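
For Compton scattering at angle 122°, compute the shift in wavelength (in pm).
3.7121 pm

Using the Compton scattering formula:
Δλ = λ_C(1 - cos θ)

where λ_C = h/(m_e·c) ≈ 2.4263 pm is the Compton wavelength of an electron.

For θ = 122°:
cos(122°) = -0.5299
1 - cos(122°) = 1.5299

Δλ = 2.4263 × 1.5299
Δλ = 3.7121 pm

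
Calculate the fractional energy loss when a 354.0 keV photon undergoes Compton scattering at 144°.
0.5562 (or 55.62%)

Calculate initial and final photon energies:

Initial: E₀ = 354.0 keV → λ₀ = 3.5024 pm
Compton shift: Δλ = 4.3892 pm
Final wavelength: λ' = 7.8916 pm
Final energy: E' = 157.1088 keV

Fractional energy loss:
(E₀ - E')/E₀ = (354.0000 - 157.1088)/354.0000
= 196.8912/354.0000
= 0.5562
= 55.62%

(Intermediate values are shown rounded; full precision is carried through to the final answer.)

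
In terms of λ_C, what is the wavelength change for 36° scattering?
0.1910 λ_C

The Compton shift formula is:
Δλ = λ_C(1 - cos θ)

Dividing both sides by λ_C:
Δλ/λ_C = 1 - cos θ

For θ = 36°:
Δλ/λ_C = 1 - cos(36°)
Δλ/λ_C = 1 - 0.8090
Δλ/λ_C = 0.1910

This means the shift is 0.1910 × λ_C = 0.4634 pm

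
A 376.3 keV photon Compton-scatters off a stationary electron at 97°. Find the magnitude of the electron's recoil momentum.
2.4077e-22 kg·m/s

The electron is initially at rest, so by conservation of momentum:
p⃗_e = p⃗₀ − p⃗'  (incident photon momentum minus scattered photon momentum)

Photon momentum magnitudes (p = h/λ = E/c):
λ₀ = hc/E₀ = 3.2948 pm → p₀ = h/λ₀ = 2.0111e-22 kg·m/s
Δλ = λ_C(1 − cos 97°) = 2.7220 pm
λ' = 6.0168 pm → p' = h/λ' = 1.1013e-22 kg·m/s

The scattered photon makes angle θ = 97° with the incident direction, so by the law of cosines:
|p⃗_e|² = p₀² + p'² − 2p₀p'cos θ
|p⃗_e|² = (2.0111e-22)² + (1.1013e-22)² − 2·2.0111e-22·1.1013e-22·cos(97°)
|p⃗_e| = 2.4077e-22 kg·m/s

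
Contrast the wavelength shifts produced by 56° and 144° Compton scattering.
144° produces the larger shift by a factor of 4.104

Calculate both shifts using Δλ = λ_C(1 - cos θ):

For θ₁ = 56°:
Δλ₁ = 2.4263 × (1 - cos(56°))
Δλ₁ = 2.4263 × 0.4408
Δλ₁ = 1.0695 pm

For θ₂ = 144°:
Δλ₂ = 2.4263 × (1 - cos(144°))
Δλ₂ = 2.4263 × 1.8090
Δλ₂ = 4.3892 pm

The 144° angle produces the larger shift.
Ratio: 4.3892/1.0695 = 4.104

(Intermediate values are shown rounded; full precision is carried through to the final answer.)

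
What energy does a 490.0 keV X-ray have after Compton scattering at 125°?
195.3038 keV

First convert energy to wavelength:
λ = hc/E, with hc ≈ 1239.842 keV·pm (i.e. 1239.842 eV·nm)

For E = 490.0 keV = 490000 eV:
λ = 1239.842 keV·pm / 490.0 keV
λ = 2.5303 pm

Calculate the Compton shift:
Δλ = λ_C(1 - cos(125°)) = 2.4263 × 1.5736
Δλ = 3.8180 pm

Final wavelength:
λ' = 2.5303 + 3.8180 = 6.3483 pm

Final energy:
E' = hc/λ' = 1239.842 / 6.3483 = 195.3038 keV

(Intermediate values are shown rounded; full precision is carried through to the final answer.)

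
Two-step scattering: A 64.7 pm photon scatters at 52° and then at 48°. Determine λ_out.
66.4353 pm

Apply Compton shift twice:

First scattering at θ₁ = 52°:
Δλ₁ = λ_C(1 - cos(52°))
Δλ₁ = 2.4263 × 0.3843
Δλ₁ = 0.9325 pm

After first scattering:
λ₁ = 64.7 + 0.9325 = 65.6325 pm

Second scattering at θ₂ = 48°:
Δλ₂ = λ_C(1 - cos(48°))
Δλ₂ = 2.4263 × 0.3309
Δλ₂ = 0.8028 pm

Final wavelength:
λ₂ = 65.6325 + 0.8028 = 66.4353 pm

Total shift: Δλ_total = 0.9325 + 0.8028 = 1.7353 pm

(Intermediate values are shown rounded; full precision is carried through to the final answer.)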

══════════════════════════════

What the task requires | You are asked to copy all of the entries above exactly.

Exercise solution |
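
For Compton scattering at angle 122°, compute the shift in wavelength (in pm).
3.7121 pm

Using the Compton scattering formula:
Δλ = λ_C(1 - cos θ)

where λ_C = h/(m_e·c) ≈ 2.4263 pm is the Compton wavelength of an electron.

For θ = 122°:
cos(122°) = -0.5299
1 - cos(122°) = 1.5299

Δλ = 2.4263 × 1.5299
Δλ = 3.7121 pm

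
Calculate the fractional energy loss when a 354.0 keV photon undergoes Compton scattering at 144°.
0.5562 (or 55.62%)

Calculate initial and final photon energies:

Initial: E₀ = 354.0 keV → λ₀ = 3.5024 pm
Compton shift: Δλ = 4.3892 pm
Final wavelength: λ' = 7.8916 pm
Final energy: E' = 157.1088 keV

Fractional energy loss:
(E₀ - E')/E₀ = (354.0000 - 157.1088)/354.0000
= 196.8912/354.0000
= 0.5562
= 55.62%

(Intermediate values are shown rounded; full precision is carried through to the final answer.)

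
In terms of λ_C, what is the wavelength change for 36° scattering?
0.1910 λ_C

The Compton shift formula is:
Δλ = λ_C(1 - cos θ)

Dividing both sides by λ_C:
Δλ/λ_C = 1 - cos θ

For θ = 36°:
Δλ/λ_C = 1 - cos(36°)
Δλ/λ_C = 1 - 0.8090
Δλ/λ_C = 0.1910

This means the shift is 0.1910 × λ_C = 0.4634 pm

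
A 376.3 keV photon Compton-scatters off a stationary electron at 97°. Find the magnitude of the electron's recoil momentum.
2.4077e-22 kg·m/s

The electron is initially at rest, so by conservation of momentum:
p⃗_e = p⃗₀ − p⃗'  (incident photon momentum minus scattered photon momentum)

Photon momentum magnitudes (p = h/λ = E/c):
λ₀ = hc/E₀ = 3.2948 pm → p₀ = h/λ₀ = 2.0111e-22 kg·m/s
Δλ = λ_C(1 − cos 97°) = 2.7220 pm
λ' = 6.0168 pm → p' = h/λ' = 1.1013e-22 kg·m/s

The scattered photon makes angle θ = 97° with the incident direction, so by the law of cosines:
|p⃗_e|² = p₀² + p'² − 2p₀p'cos θ
|p⃗_e|² = (2.0111e-22)² + (1.1013e-22)² − 2·2.0111e-22·1.1013e-22·cos(97°)
|p⃗_e| = 2.4077e-22 kg·m/s

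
Contrast the wavelength shifts produced by 56° and 144° Compton scattering.
144° produces the larger shift by a factor of 4.104

Calculate both shifts using Δλ = λ_C(1 - cos θ):

For θ₁ = 56°:
Δλ₁ = 2.4263 × (1 - cos(56°))
Δλ₁ = 2.4263 × 0.4408
Δλ₁ = 1.0695 pm

For θ₂ = 144°:
Δλ₂ = 2.4263 × (1 - cos(144°))
Δλ₂ = 2.4263 × 1.8090
Δλ₂ = 4.3892 pm

The 144° angle produces the larger shift.
Ratio: 4.3892/1.0695 = 4.104

(Intermediate values are shown rounded; full precision is carried through to the final answer.)

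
What energy does a 490.0 keV X-ray have after Compton scattering at 125°?
195.3038 keV

First convert energy to wavelength:
λ = hc/E, with hc ≈ 1239.842 keV·pm (i.e. 1239.842 eV·nm)

For E = 490.0 keV = 490000 eV:
λ = 1239.842 keV·pm / 490.0 keV
λ = 2.5303 pm

Calculate the Compton shift:
Δλ = λ_C(1 - cos(125°)) = 2.4263 × 1.5736
Δλ = 3.8180 pm

Final wavelength:
λ' = 2.5303 + 3.8180 = 6.3483 pm

Final energy:
E' = hc/λ' = 1239.842 / 6.3483 = 195.3038 keV

(Intermediate values are shown rounded; full precision is carried through to the final answer.)

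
Two-step scattering: A 64.7 pm photon scatters at 52° and then at 48°. Determine λ_out.
66.4353 pm

Apply Compton shift twice:

First scattering at θ₁ = 52°:
Δλ₁ = λ_C(1 - cos(52°))
Δλ₁ = 2.4263 × 0.3843
Δλ₁ = 0.9325 pm

After first scattering:
λ₁ = 64.7 + 0.9325 = 65.6325 pm

Second scattering at θ₂ = 48°:
Δλ₂ = λ_C(1 - cos(48°))
Δλ₂ = 2.4263 × 0.3309
Δλ₂ = 0.8028 pm

Final wavelength:
λ₂ = 65.6325 + 0.8028 = 66.4353 pm

Total shift: Δλ_total = 0.9325 + 0.8028 = 1.7353 pm

(Intermediate values are shown rounded; full precision is carried through to the final answer.)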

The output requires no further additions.